_HOW TO COMPLETE THIS TASK_.
Word for word, return the entries listed below.

_DATA EXTRACT_.
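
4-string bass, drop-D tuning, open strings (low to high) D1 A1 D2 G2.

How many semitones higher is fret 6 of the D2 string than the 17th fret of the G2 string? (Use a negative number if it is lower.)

-16 semitones

D2 at fret 6 → G#2 (MIDI 44); G2 at fret 17 → C4 (MIDI 60).
44 − 60 = -16, so the two pitches are 16 semitones apart.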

_ANSWER AREA_.
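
4-string bass, drop-D tuning, open strings (low to high) D1 A1 D2 G2.

How many semitones higher is fret 6 of the D2 string than the 17th fret of the G2 string? (Use a negative number if it is lower.)

-16 semitones

D2 at fret 6 → G#2 (MIDI 44); G2 at fret 17 → C4 (MIDI 60).
44 − 60 = -16, so the two pitches are 16 semitones apart.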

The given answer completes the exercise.